Directions for this task. Your output must be a faithful copy of the listing underneath.

Records for this exercise.
┄┄┄┄┄┄┄┄┄┄

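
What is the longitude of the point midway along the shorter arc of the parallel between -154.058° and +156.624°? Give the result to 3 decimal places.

Signed shortest Δλ from -154.058° to +156.624° is -49.318°.
Midpoint longitude = -154.058° + (-49.318°)/2 = -154.058° − 24.659° = -178.717°.
(The naïve average (-154.058 + +156.624)/2 = 1.283° is on the wrong side of the globe.)

-178.717°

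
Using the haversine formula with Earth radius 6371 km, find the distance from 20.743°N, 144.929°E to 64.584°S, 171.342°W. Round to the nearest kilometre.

10198 km

Δλ = -171.342 − 144.929 = -316.271°; wrapped into (−180°, 180°]: 43.729°.
Δφ = -64.584 − 20.743 = -85.327°.
a = sin²(Δφ/2) + cos φ₁ · cos φ₂ · sin²(Δλ/2) = 0.514932.
c = 2·atan2(√a, √(1−a)) = 1.60066 rad → d = 6371·c ≈ 10197.83 km.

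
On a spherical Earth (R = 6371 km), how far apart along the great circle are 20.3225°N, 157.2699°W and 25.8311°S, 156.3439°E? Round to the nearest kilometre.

7169 km

Δλ = 156.3439 − -157.2699 = 313.6138°; wrapped into (−180°, 180°]: -46.3862°.
Δφ = -25.8311 − 20.3225 = -46.1536°.
a = sin²(Δφ/2) + cos φ₁ · cos φ₂ · sin²(Δλ/2) = 0.284552.
c = 2·atan2(√a, √(1−a)) = 1.12531 rad → d = 6371·c ≈ 7169.35 km.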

┄┄┄┄┄┄┄┄┄┄

Solution to this problem.
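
What is the longitude of the point midway along the shorter arc of the parallel between -154.058° and +156.624°? Give the result to 3 decimal places.

Signed shortest Δλ from -154.058° to +156.624° is -49.318°.
Midpoint longitude = -154.058° + (-49.318°)/2 = -154.058° − 24.659° = -178.717°.
(The naïve average (-154.058 + +156.624)/2 = 1.283° is on the wrong side of the globe.)

-178.717°

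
Using the haversine formula with Earth radius 6371 km, find the distance from 20.743°N, 144.929°E to 64.584°S, 171.342°W. Round to the nearest kilometre.

10198 km

Δλ = -171.342 − 144.929 = -316.271°; wrapped into (−180°, 180°]: 43.729°.
Δφ = -64.584 − 20.743 = -85.327°.
a = sin²(Δφ/2) + cos φ₁ · cos φ₂ · sin²(Δλ/2) = 0.514932.
c = 2·atan2(√a, √(1−a)) = 1.60066 rad → d = 6371·c ≈ 10197.83 km.

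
On a spherical Earth (R = 6371 km), how far apart along the great circle are 20.3225°N, 157.2699°W and 25.8311°S, 156.3439°E? Round to the nearest kilometre.

7169 km

Δλ = 156.3439 − -157.2699 = 313.6138°; wrapped into (−180°, 180°]: -46.3862°.
Δφ = -25.8311 − 20.3225 = -46.1536°.
a = sin²(Δφ/2) + cos φ₁ · cos φ₂ · sin²(Δλ/2) = 0.284552.
c = 2·atan2(√a, √(1−a)) = 1.12531 rad → d = 6371·c ≈ 7169.35 km.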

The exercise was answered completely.